───── GIVEN DATA ─────

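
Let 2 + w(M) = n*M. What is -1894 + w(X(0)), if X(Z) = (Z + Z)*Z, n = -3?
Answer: -1896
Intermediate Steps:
X(Z) = 2*Z**2 (X(Z) = (2*Z)*Z = 2*Z**2)
w(M) = -2 - 3*M
-1894 + w(X(0)) = -1894 + (-2 - 6*0**2) = -1894 + (-2 - 6*0) = -1894 + (-2 - 3*0) = -1894 + (-2 + 0) = -1894 - 2 = -1896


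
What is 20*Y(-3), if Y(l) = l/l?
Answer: 20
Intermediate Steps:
Y(l) = 1
20*Y(-3) = 20*1 = 20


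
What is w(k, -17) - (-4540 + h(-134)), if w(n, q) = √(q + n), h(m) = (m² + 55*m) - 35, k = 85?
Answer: -6011 + 2*√17 ≈ -6002.8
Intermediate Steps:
h(m) = -35 + m² + 55*m
w(n, q) = √(n + q)
w(k, -17) - (-4540 + h(-134)) = √(85 - 17) - (-4540 + (-35 + (-134)² + 55*(-134))) = √68 - (-4540 + (-35 + 17956 - 7370)) = 2*√17 - (-4540 + 10551) = 2*√17 - 1*6011 = 2*√17 - 6011 = -6011 + 2*√17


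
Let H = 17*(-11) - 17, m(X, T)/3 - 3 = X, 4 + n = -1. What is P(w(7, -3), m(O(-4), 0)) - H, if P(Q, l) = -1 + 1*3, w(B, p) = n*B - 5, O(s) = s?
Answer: 206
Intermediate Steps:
n = -5 (n = -4 - 1 = -5)
w(B, p) = -5 - 5*B (w(B, p) = -5*B - 5 = -5 - 5*B)
m(X, T) = 9 + 3*X
P(Q, l) = 2 (P(Q, l) = -1 + 3 = 2)
H = -204 (H = -187 - 17 = -204)
P(w(7, -3), m(O(-4), 0)) - H = 2 - 1*(-204) = 2 + 204 = 206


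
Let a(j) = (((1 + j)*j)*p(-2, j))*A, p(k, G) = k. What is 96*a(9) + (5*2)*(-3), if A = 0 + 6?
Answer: -103710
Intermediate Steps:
A = 6
a(j) = -12*j*(1 + j) (a(j) = (((1 + j)*j)*(-2))*6 = ((j*(1 + j))*(-2))*6 = -2*j*(1 + j)*6 = -12*j*(1 + j))
96*a(9) + (5*2)*(-3) = 96*(-12*9*(1 + 9)) + (5*2)*(-3) = 96*(-12*9*10) + 10*(-3) = 96*(-1080) - 30 = -103680 - 30 = -103710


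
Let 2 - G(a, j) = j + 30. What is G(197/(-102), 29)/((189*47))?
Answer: -19/2961 ≈ -0.0064168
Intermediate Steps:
G(a, j) = -28 - j (G(a, j) = 2 - (j + 30) = 2 - (30 + j) = 2 + (-30 - j) = -28 - j)
G(197/(-102), 29)/((189*47)) = (-28 - 1*29)/((189*47)) = (-28 - 29)/8883 = -57*1/8883 = -19/2961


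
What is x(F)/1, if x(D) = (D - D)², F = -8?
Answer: 0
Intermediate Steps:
x(D) = 0 (x(D) = 0² = 0)
x(F)/1 = 0/1 = 0*1 = 0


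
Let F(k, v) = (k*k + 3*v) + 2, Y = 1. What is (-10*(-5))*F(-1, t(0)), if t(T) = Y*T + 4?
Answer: 750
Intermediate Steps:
t(T) = 4 + T (t(T) = 1*T + 4 = T + 4 = 4 + T)
F(k, v) = 2 + k² + 3*v (F(k, v) = (k² + 3*v) + 2 = 2 + k² + 3*v)
(-10*(-5))*F(-1, t(0)) = (-10*(-5))*(2 + (-1)² + 3*(4 + 0)) = 50*(2 + 1 + 3*4) = 50*(2 + 1 + 12) = 50*15 = 750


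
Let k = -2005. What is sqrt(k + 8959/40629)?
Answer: I*sqrt(3309320864994)/40629 ≈ 44.775*I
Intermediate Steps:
sqrt(k + 8959/40629) = sqrt(-2005 + 8959/40629) = sqrt(-81452186/40629) = I*sqrt(3309320864994)/40629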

─────

**EXERCISE DIRECTIONS:** Only lines holding the word "What" are wanted; copy each one from the listing.

**PROBLEM SOLUTION:**
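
Let 2 + w(M) = n*M. What is -1894 + w(X(0)), if X(Z) = (Z + Z)*Z, n = -3?
What is 20*Y(-3), if Y(l) = l/l?
What is w(k, -17) - (-4540 + h(-134)), if w(n, q) = √(q + n), h(m) = (m² + 55*m) - 35, k = 85?
Let H = 17*(-11) - 17, m(X, T)/3 - 3 = X, 4 + n = -1. What is P(w(7, -3), m(O(-4), 0)) - H, if P(Q, l) = -1 + 1*3, w(B, p) = n*B - 5, O(s) = s?
Let a(j) = (((1 + j)*j)*p(-2, j))*A, p(k, G) = k. What is 96*a(9) + (5*2)*(-3), if A = 0 + 6?
Let 2 - G(a, j) = j + 30. What is G(197/(-102), 29)/((189*47))?
What is x(F)/1, if x(D) = (D - D)², F = -8?
Let F(k, v) = (k*k + 3*v) + 2, Y = 1. What is (-10*(-5))*F(-1, t(0)), if t(T) = Y*T + 4?
Let k = -2005. What is sqrt(k + 8959/40629)?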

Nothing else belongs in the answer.